→ **Data**:
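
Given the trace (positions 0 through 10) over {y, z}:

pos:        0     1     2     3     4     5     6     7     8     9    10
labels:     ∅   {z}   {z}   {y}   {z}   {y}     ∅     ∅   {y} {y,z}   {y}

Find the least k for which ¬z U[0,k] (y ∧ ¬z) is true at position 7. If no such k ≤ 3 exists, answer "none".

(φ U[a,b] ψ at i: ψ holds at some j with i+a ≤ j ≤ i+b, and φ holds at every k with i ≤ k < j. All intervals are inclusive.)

1

Need earliest j ≥ 7 with (y ∧ ¬z), and ¬z at every k in [7,j-1].
  j=7: rhs fails.
  j=8: rhs holds; lhs holds on [7,7]. k = 1.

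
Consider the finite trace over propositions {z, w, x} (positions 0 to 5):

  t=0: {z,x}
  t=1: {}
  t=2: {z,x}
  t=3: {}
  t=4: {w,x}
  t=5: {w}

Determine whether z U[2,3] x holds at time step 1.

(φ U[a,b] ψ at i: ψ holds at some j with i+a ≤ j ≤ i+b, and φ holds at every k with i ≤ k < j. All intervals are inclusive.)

Need some j in [3,4] with x, and z at every k in [1,j-1].
  j=3: x false.
  j=4: x holds, but z fails at k=1 → not this j.
No j in the window works → until fails.

False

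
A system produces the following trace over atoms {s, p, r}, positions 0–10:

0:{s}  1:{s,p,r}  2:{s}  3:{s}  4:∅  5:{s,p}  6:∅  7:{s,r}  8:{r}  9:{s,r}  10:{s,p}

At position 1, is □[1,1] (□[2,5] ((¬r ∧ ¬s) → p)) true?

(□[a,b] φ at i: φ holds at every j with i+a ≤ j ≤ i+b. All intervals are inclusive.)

Does not hold

Check □[2,5] ((¬r ∧ ¬s) → p) at every j in [2,2]:
  j=2: fails at 4
Fails at j=2 → formula fails.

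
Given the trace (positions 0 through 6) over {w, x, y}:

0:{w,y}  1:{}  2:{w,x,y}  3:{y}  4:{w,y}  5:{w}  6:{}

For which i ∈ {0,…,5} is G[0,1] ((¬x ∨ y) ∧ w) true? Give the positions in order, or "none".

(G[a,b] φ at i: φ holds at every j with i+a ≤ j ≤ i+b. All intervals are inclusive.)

4

Evaluate at each i in [0,5]:
  i=0: ✗ (fails at j=1)
  i=1: ✗ (fails at j=1)
  i=2: ✗ (fails at j=3)
  i=3: ✗ (fails at j=3)
  i=4: ✓ (all of [4,5])
  i=5: ✗ (fails at j=6)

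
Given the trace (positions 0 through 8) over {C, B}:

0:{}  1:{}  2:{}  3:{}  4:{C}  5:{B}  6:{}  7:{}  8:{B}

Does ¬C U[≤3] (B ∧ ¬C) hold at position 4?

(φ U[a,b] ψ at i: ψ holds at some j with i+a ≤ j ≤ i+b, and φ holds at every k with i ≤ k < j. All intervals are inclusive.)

Need some j in [4,7] with (B ∧ ¬C), and ¬C at every k in [4,j-1].
  j=4: (B ∧ ¬C) false.
  j=5: (B ∧ ¬C) holds, but ¬C fails at k=4 → not this j.
  j=6: (B ∧ ¬C) false.
  j=7: (B ∧ ¬C) false.
No j in the window works → until fails.

No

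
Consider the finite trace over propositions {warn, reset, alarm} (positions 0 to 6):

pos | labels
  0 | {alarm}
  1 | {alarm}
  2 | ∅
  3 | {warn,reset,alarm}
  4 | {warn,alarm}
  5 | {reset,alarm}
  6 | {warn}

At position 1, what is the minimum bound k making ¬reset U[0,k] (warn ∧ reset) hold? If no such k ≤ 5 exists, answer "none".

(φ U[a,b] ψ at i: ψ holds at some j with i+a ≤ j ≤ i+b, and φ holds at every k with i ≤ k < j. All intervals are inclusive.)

2

Need earliest j ≥ 1 with (warn ∧ reset), and ¬reset at every k in [1,j-1].
  j=1: rhs fails.
  j=2: rhs fails.
  j=3: rhs holds; lhs holds on [1,2]. k = 2.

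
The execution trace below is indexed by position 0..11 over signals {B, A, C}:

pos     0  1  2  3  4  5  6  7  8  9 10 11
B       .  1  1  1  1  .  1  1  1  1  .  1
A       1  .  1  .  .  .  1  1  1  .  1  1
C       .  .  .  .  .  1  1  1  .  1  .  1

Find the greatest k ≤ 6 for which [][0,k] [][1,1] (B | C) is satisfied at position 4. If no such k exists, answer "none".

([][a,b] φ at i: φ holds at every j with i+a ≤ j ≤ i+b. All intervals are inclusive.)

[][1,1] (B | C) must hold from j=4 onward; find where it first fails.
  j=4: holds
  j=5: holds
  j=6: holds
  j=7: holds
  j=8: holds
  j=9: fails
Holds on [4,8], so largest k = 4.

4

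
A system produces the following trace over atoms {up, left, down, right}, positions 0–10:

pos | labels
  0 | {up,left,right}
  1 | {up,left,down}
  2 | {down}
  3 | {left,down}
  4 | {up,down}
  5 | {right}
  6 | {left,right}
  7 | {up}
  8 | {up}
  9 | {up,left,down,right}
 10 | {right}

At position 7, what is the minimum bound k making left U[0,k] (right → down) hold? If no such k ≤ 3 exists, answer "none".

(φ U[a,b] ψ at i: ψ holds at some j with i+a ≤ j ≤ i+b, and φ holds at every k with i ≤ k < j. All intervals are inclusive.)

0

Need earliest j ≥ 7 with (right → down), and left at every k in [7,j-1].
  j=7: rhs holds (empty prefix). k = 0.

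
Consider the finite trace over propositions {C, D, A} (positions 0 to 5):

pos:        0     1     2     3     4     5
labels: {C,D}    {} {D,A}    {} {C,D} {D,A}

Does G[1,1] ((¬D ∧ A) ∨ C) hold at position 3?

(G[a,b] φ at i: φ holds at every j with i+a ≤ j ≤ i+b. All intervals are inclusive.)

Yes

Check ((¬D ∧ A) ∨ C) at every j in [4,4]:
  j=4: true
All positions satisfy it → formula holds.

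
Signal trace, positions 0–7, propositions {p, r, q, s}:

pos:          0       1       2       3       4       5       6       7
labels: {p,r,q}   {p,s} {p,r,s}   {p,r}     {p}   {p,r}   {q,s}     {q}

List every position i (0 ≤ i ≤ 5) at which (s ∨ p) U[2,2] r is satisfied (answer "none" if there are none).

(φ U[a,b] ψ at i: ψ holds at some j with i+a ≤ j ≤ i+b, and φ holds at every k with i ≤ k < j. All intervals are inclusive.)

Evaluate at each i in [0,5]:
  i=0: ✓ (rhs at j=2; lhs holds on [0,1])
  i=1: ✓ (rhs at j=3; lhs holds on [1,2])
  i=2: ✗ (no rhs in [4,4])
  i=3: ✓ (rhs at j=5; lhs holds on [3,4])
  i=4: ✗ (no rhs in [6,6])
  i=5: ✗ (no rhs in [7,7])

0, 1, 3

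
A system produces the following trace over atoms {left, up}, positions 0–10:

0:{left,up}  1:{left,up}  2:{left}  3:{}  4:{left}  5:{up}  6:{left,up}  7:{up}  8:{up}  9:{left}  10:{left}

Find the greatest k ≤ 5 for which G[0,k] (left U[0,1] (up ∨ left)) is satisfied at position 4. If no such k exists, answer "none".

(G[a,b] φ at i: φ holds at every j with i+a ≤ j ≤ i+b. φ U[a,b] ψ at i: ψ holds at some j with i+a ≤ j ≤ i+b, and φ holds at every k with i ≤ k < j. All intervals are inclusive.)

5

(left U[0,1] (up ∨ left)) must hold from j=4 onward; find where it first fails.
  j=4: holds
  j=5: holds
  j=6: holds
  j=7: holds
  j=8: holds
  j=9: holds
Holds through j=9; largest k = 5.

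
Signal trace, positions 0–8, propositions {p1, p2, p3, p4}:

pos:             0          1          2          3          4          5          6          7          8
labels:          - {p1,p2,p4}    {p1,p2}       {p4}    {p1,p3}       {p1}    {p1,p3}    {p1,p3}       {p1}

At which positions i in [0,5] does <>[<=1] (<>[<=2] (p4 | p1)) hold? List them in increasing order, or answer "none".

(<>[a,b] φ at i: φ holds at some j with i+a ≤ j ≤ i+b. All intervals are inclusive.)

0, 1, 2, 3, 4, 5

Evaluate at each i in [0,5]:
  i=0: ✓ (witness j=0)
  i=1: ✓ (witness j=1)
  i=2: ✓ (witness j=2)
  i=3: ✓ (witness j=3)
  i=4: ✓ (witness j=4)
  i=5: ✓ (witness j=5)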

→ **What you should do**:
In the records above, find the line with "List every position"; write out exactly that line and each one after it, stopping after the line with "Find the greatest k ≤ 5".

→ **Completed exercise**:
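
List every position i (0 ≤ i ≤ 5) at which (s ∨ p) U[2,2] r is satisfied (answer "none" if there are none).

(φ U[a,b] ψ at i: ψ holds at some j with i+a ≤ j ≤ i+b, and φ holds at every k with i ≤ k < j. All intervals are inclusive.)

Evaluate at each i in [0,5]:
  i=0: ✓ (rhs at j=2; lhs holds on [0,1])
  i=1: ✓ (rhs at j=3; lhs holds on [1,2])
  i=2: ✗ (no rhs in [4,4])
  i=3: ✓ (rhs at j=5; lhs holds on [3,4])
  i=4: ✗ (no rhs in [6,6])
  i=5: ✗ (no rhs in [7,7])

0, 1, 3

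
A system produces the following trace over atoms {left, up}, positions 0–10:

0:{left,up}  1:{left,up}  2:{left}  3:{}  4:{left}  5:{up}  6:{left,up}  7:{up}  8:{up}  9:{left}  10:{left}

Find the greatest k ≤ 5 for which G[0,k] (left U[0,1] (up ∨ left)) is satisfied at position 4. If no such k exists, answer "none".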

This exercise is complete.